- Extracted records:
• • • • • • •
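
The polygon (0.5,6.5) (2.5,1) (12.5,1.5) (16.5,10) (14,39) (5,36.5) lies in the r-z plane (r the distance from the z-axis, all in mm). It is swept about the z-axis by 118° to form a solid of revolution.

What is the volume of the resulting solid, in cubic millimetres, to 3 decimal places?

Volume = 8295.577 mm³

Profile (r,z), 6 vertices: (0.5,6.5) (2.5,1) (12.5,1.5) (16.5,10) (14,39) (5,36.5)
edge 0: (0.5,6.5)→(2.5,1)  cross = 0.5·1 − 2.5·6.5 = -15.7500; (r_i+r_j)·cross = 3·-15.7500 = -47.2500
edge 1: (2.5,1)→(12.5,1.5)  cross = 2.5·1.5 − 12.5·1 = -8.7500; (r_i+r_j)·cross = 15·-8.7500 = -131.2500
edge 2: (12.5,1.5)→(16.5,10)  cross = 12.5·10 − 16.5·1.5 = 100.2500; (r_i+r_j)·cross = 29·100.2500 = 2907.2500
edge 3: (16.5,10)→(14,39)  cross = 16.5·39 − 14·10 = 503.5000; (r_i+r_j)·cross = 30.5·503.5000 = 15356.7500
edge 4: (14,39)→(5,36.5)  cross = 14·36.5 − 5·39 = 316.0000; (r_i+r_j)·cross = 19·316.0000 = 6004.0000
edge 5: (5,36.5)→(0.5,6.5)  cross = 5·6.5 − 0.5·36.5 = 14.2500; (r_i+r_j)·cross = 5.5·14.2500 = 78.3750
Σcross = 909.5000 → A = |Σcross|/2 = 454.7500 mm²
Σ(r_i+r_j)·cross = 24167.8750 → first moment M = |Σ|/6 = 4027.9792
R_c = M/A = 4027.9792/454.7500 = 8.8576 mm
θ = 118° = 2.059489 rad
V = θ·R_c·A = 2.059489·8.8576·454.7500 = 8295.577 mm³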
• • • • • • •
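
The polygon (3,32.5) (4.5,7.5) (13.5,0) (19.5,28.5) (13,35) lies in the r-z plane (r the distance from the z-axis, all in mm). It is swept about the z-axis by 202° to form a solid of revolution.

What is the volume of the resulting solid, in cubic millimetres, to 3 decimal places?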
• • • • • • •
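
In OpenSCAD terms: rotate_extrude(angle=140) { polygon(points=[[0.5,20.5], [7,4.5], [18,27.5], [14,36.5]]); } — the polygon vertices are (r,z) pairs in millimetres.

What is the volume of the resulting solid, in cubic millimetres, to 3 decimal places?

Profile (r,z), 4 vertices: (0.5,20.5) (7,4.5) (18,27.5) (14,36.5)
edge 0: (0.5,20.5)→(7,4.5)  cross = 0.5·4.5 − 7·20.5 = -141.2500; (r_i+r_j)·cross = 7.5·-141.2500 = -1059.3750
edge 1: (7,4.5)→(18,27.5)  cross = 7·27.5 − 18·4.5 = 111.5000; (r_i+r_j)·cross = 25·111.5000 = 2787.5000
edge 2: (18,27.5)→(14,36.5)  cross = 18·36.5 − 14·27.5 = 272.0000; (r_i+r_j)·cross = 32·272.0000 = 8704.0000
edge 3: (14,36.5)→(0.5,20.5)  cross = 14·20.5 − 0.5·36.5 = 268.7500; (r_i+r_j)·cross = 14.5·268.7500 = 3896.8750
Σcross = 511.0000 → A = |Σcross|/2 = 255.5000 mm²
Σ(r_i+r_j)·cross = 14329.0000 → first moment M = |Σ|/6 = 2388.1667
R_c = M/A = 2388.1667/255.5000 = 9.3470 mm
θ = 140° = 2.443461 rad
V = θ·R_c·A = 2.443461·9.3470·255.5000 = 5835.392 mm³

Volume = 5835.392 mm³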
• • • • • • •
- What you will do:
Among the lines of the material, some contain the string "plane". State how many, and nothing more.

- Task response:
2